━━━━━ Exercise data ━━━━━
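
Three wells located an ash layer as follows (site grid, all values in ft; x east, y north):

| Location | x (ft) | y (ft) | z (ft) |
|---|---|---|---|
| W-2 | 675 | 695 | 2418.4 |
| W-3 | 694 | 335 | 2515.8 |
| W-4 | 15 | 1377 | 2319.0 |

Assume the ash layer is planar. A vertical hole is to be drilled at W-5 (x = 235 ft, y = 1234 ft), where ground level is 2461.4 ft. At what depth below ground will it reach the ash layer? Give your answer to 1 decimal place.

132.7 ft

Two edge vectors: W-2→W-3 = (19, -360, 97.4), W-2→W-4 = (-660, 682, -99.4).
Normal n = (W-2→W-3) × (W-2→W-4) = (-30642.8, -62395.4, -224642).
So ∂z/∂x = −n_x/n_z = −0.136407 and ∂z/∂y = −n_y/n_z = −0.277755.
Intercept c from W-2: 2418.4 + 92.07 + 193.04 = 2703.51.
At (235, 1234): z_contact = −32.06 − 342.75 + 2703.51 = 2328.71 ft.
Depth below ground = 2461.4 − 2328.71 = 132.7 ft.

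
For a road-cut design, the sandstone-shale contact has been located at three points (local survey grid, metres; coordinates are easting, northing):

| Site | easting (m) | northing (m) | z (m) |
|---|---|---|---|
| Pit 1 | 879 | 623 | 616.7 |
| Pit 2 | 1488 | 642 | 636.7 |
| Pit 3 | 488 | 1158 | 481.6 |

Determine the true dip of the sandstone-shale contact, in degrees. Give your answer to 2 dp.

Two edge vectors: Pit 1→Pit 2 = (609, 19, 20), Pit 1→Pit 3 = (-391, 535, -135.1).
Normal n = (Pit 1→Pit 2) × (Pit 1→Pit 3) = (-13266.9, 74455.9, 333244).
So ∂z/∂easting = −n_x/n_z = 0.03981 and ∂z/∂northing = −n_y/n_z = −0.22343.
Gradient magnitude |∇z| = √(a² + b²) = √(0.00158 + 0.04992) = 0.22695.
True dip = arctan(0.22695) = 12.79°, dipping toward N (azimuth ≈ 350°).

12.79°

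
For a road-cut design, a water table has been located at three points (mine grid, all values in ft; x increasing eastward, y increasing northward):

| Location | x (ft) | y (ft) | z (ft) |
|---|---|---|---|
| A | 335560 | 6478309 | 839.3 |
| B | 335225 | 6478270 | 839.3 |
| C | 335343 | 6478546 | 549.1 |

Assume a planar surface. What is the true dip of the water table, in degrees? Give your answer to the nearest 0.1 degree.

Let the plane be z = a·x + b·y + c.
B−A: −335a − 39b = 0;  C−A: −217a + 237b = −290.2.
Solving gives a = 0.12882, b = −1.10652.
Gradient magnitude |∇z| = √(a² + b²) = √(0.01659 + 1.22440) = 1.11400.
True dip = arctan(1.11400) = 48.1°, dipping toward N (azimuth ≈ 353°).

48.1°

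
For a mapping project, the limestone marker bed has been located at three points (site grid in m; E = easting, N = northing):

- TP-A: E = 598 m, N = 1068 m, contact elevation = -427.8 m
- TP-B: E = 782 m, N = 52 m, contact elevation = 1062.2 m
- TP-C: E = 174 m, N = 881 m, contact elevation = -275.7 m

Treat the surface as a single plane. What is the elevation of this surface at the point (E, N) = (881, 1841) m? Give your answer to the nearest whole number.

Let the plane be z = a·E + b·N + c.
TP-B−TP-A: 184a − 1016b = 1490;  TP-C−TP-A: −424a − 187b = 152.1.
Solving gives a = 0.26676, b = −1.41822.
Then c = -427.8 − a·598 − b·1068 = 927.34.
At (881, 1841): z = 235.0 − 2611.0 + 927.34 = -1448.6 m.

-1449 m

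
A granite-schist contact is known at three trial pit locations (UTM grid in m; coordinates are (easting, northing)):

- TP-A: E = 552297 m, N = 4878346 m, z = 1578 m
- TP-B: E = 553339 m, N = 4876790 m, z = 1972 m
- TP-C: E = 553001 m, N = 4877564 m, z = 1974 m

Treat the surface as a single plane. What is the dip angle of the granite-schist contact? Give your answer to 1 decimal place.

50.2°

Two edge vectors: TP-A→TP-B = (1042, -1556, 394), TP-A→TP-C = (704, -782, 396).
Normal n = (TP-A→TP-B) × (TP-A→TP-C) = (-308068, -135256, 280580).
So ∂z/∂E = −n_x/n_z = 1.09797 and ∂z/∂N = −n_y/n_z = 0.48206.
Gradient magnitude |∇z| = √(a² + b²) = √(1.20553 + 0.23238) = 1.19913.
True dip = arctan(1.19913) = 50.2°, dipping toward WSW (azimuth ≈ 246°).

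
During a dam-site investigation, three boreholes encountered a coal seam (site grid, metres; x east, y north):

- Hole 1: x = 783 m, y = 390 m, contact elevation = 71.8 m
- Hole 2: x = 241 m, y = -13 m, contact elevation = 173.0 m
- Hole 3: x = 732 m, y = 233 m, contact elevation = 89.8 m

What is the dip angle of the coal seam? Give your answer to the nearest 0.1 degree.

Let the plane be z = a·x + b·y + c.
Hole 2−Hole 1: −542a − 403b = 101.2;  Hole 3−Hole 1: −51a − 157b = 18.
Solving gives a = −0.13378, b = −0.07119.
Gradient magnitude |∇z| = √(a² + b²) = √(0.01790 + 0.00507) = 0.15154.
True dip = arctan(0.15154) = 8.6°, dipping toward ENE (azimuth ≈ 062°).

8.6°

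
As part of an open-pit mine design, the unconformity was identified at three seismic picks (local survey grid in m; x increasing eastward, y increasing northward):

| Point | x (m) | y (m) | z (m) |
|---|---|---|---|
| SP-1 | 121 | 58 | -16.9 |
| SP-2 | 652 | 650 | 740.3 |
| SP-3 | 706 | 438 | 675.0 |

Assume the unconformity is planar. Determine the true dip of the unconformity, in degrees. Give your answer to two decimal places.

44.77°

Let the plane be z = a·x + b·y + c.
SP-2−SP-1: 531a + 592b = 757.2;  SP-3−SP-1: 585a + 380b = 691.9.
Solving gives a = 0.84315, b = 0.52278.
Gradient magnitude |∇z| = √(a² + b²) = √(0.71090 + 0.27330) = 0.99207.
True dip = arctan(0.99207) = 44.77°, dipping toward WSW (azimuth ≈ 238°).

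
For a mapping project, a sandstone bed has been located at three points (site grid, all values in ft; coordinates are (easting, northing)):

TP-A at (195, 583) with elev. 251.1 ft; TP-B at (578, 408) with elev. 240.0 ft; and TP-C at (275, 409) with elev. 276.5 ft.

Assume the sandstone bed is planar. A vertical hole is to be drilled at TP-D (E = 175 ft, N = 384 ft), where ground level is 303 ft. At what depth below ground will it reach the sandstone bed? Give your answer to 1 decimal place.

Let the plane be z = a·E + b·N + c.
TP-B−TP-A: 383a − 175b = −11.1;  TP-C−TP-A: 80a − 174b = 25.4.
Solving gives a = −0.12113, b = −0.20167.
Then c = 251.1 − a·195 − b·583 = 392.29.
At (175, 384): z_contact = −21.20 − 77.44 + 392.29 = 293.65 ft.
Depth below ground = 303 − 293.65 = 9.3 ft.

9.3 ft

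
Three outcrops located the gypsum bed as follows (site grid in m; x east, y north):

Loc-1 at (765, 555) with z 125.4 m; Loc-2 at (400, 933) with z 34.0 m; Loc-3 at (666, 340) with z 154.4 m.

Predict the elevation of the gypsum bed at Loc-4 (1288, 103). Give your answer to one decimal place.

241.2 m

Let the plane be z = a·x + b·y + c.
Loc-2−Loc-1: −365a + 378b = −91.4;  Loc-3−Loc-1: −99a − 215b = 29.
Solving gives a = 0.074972, b = −0.169406.
Then c = 125.4 − a·765 − b·555 = 162.07.
At (1288, 103): z = 96.6 − 17.4 + 162.07 = 241.2 m.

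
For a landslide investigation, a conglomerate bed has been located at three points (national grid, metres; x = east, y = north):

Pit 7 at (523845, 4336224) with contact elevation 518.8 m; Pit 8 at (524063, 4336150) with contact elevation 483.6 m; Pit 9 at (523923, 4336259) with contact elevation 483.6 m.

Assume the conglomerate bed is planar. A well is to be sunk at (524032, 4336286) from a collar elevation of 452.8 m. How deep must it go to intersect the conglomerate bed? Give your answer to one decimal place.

10.3 m

Let the plane be z = a·x + b·y + c.
Pit 8−Pit 7: 218a − 74b = −35.2;  Pit 9−Pit 7: 78a + 35b = −35.2.
Solving gives a = −0.286285629, b = −0.367706312.
Then c = 518.8 − a·523845 − b·4336224 = 1744945.03.
At (524032, 4336286): z_contact = −150022.83 − 1594479.73 + 1744945.03 = 442.47 m.
Depth below ground = 452.8 − 442.47 = 10.3 m.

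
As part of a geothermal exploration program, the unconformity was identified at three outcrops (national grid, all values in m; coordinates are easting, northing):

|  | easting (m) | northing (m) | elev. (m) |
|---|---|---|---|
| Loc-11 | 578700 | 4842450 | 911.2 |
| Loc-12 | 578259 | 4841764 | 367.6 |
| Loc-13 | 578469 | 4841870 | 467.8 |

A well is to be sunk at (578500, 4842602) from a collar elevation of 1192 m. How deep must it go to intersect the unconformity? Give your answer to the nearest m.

194 m

Two edge vectors: Loc-11→Loc-12 = (-441, -686, -543.6), Loc-11→Loc-13 = (-231, -580, -443.4).
Normal n = (Loc-11→Loc-12) × (Loc-11→Loc-13) = (-11115.6, -69967.8, 97314).
So ∂z/∂easting = −n_x/n_z = 0.11422406 and ∂z/∂northing = −n_y/n_z = 0.71899007.
Intercept c from Loc-11: 911.2 − 66101.46 − 3481673.48 = −3546863.74.
At (578500, 4842602): z_contact = 66078.6 + 3481782.8 − 3546863.74 = 997.6 m.
Depth below ground = 1192 − 997.6 = 194 m.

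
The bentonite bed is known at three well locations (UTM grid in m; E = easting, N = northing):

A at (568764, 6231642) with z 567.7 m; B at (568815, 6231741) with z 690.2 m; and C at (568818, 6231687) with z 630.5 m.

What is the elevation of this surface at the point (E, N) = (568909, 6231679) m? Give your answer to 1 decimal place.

642.6 m

Let the plane be z = a·E + b·N + c.
B−A: 51a + 99b = 122.5;  C−A: 54a + 45b = 62.8.
Solving gives a = 0.230973451, b = 1.118387414.
Then c = 567.7 − a·568764 − b·6231642 = −7100191.67.
At (568909, 6231679): z = 131402.9 + 6969431.4 − 7100191.67 = 642.6 m.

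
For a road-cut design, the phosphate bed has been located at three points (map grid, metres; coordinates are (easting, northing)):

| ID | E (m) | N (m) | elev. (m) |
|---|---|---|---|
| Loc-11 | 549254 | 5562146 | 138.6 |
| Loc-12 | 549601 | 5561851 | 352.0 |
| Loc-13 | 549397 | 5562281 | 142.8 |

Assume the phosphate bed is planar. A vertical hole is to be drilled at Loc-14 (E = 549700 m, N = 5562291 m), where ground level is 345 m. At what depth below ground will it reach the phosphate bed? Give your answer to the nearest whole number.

Two edge vectors: Loc-11→Loc-12 = (347, -295, 213.4), Loc-11→Loc-13 = (143, 135, 4.2).
Normal n = (Loc-11→Loc-12) × (Loc-11→Loc-13) = (-30048, 29058.8, 89030).
So ∂z/∂E = −n_x/n_z = 0.33750421 and ∂z/∂N = −n_y/n_z = −0.32639335.
Intercept c from Loc-11: 138.6 − 185375.54 + 1815447.47 = 1630210.53.
At (549700, 5562291): z_contact = 185526.1 − 1815494.8 + 1630210.53 = 241.8 m.
Depth below ground = 345 − 241.8 = 103 m.

103 m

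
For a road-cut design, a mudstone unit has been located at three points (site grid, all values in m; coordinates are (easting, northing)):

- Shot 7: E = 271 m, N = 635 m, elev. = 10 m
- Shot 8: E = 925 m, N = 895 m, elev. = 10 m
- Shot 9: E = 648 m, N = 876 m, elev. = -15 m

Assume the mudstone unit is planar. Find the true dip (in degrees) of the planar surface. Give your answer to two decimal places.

16.45°

Two edge vectors: Shot 7→Shot 8 = (654, 260, 0), Shot 7→Shot 9 = (377, 241, -25).
Normal n = (Shot 7→Shot 8) × (Shot 7→Shot 9) = (-6500, 16350, 59594).
So ∂z/∂E = −n_x/n_z = 0.10907 and ∂z/∂N = −n_y/n_z = −0.27436.
Gradient magnitude |∇z| = √(a² + b²) = √(0.01190 + 0.07527) = 0.29524.
True dip = arctan(0.29524) = 16.45°, dipping toward NNW (azimuth ≈ 338°).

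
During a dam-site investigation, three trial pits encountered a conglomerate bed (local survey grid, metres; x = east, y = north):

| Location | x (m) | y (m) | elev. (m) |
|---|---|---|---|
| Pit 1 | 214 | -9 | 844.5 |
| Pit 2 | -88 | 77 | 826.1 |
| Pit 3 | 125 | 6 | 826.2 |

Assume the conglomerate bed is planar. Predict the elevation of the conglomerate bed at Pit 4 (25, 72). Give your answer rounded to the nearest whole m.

867 m

Let the plane be z = a·x + b·y + c.
Pit 2−Pit 1: −302a + 86b = −18.4;  Pit 3−Pit 1: −89a + 15b = −18.3.
Solving gives a = 0.41543, b = 1.24488.
Then c = 844.5 − a·214 − b·-9 = 766.80.
At (25, 72): z = 10.4 + 89.6 + 766.80 = 866.8 m.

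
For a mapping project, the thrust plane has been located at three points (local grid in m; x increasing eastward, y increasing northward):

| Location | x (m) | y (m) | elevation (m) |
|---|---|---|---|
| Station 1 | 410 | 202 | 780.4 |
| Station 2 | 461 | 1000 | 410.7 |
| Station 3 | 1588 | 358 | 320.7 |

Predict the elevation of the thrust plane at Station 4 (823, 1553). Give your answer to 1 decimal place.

Let the plane be z = a·x + b·y + c.
Station 2−Station 1: 51a + 798b = −369.7;  Station 3−Station 1: 1178a + 156b = −459.7.
Solving gives a = −0.331693, b = −0.442085.
Then c = 780.4 − a·410 − b·202 = 1005.70.
At (823, 1553): z = −273.0 − 686.6 + 1005.70 = 46.2 m.

46.2 m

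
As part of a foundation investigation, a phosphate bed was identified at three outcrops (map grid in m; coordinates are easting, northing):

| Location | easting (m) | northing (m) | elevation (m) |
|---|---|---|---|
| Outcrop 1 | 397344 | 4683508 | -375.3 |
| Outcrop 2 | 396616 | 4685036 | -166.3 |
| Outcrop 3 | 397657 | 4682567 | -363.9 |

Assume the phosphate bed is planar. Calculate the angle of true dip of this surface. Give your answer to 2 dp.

47.60°

Let the plane be z = a·easting + b·northing + c.
Outcrop 2−Outcrop 1: −728a + 1528b = 209;  Outcrop 3−Outcrop 1: 313a − 941b = 11.4.
Solving gives a = −1.03532, b = −0.35649.
Gradient magnitude |∇z| = √(a² + b²) = √(1.07189 + 0.12708) = 1.09498.
True dip = arctan(1.09498) = 47.60°, dipping toward ENE (azimuth ≈ 071°).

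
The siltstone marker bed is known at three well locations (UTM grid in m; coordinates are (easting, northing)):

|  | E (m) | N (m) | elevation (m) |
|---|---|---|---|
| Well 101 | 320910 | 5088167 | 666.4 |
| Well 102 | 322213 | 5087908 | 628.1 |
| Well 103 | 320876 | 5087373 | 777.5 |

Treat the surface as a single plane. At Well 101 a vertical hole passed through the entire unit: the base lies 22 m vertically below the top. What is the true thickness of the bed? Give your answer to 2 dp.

21.76 m

Two edge vectors: Well 101→Well 102 = (1303, -259, -38.3), Well 101→Well 103 = (-34, -794, 111.1).
Normal n = (Well 101→Well 102) × (Well 101→Well 103) = (-59185.1, -143461.1, -1043388).
So ∂z/∂E = −n_x/n_z = −0.05672 and ∂z/∂N = −n_y/n_z = −0.13750.
|∇z| = √(a²+b²) = 0.14874, so dip δ = arctan(0.14874) = 8.46°.
True thickness = vertical thickness × cos δ = 22 × cos 8.46° = 21.76 m.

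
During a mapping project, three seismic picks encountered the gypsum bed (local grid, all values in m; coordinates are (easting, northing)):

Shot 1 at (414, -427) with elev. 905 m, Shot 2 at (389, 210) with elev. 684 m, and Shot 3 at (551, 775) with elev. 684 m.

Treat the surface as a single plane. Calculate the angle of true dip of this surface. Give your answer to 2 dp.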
━━━━━
(What this task involves) Take every line above that includes "road" and list it.

(Response for this exercise)
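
For a road-cut design, the sandstone-shale contact has been located at three points (local survey grid, metres; coordinates are easting, northing):
For a road-cut design, a water table has been located at three points (mine grid, all values in ft; x increasing eastward, y increasing northward):
For a road-cut design, the phosphate bed has been located at three points (map grid, metres; coordinates are (easting, northing)):
For a road-cut design, a mudstone unit has been located at three points (site grid, all values in m; coordinates are (easting, northing)):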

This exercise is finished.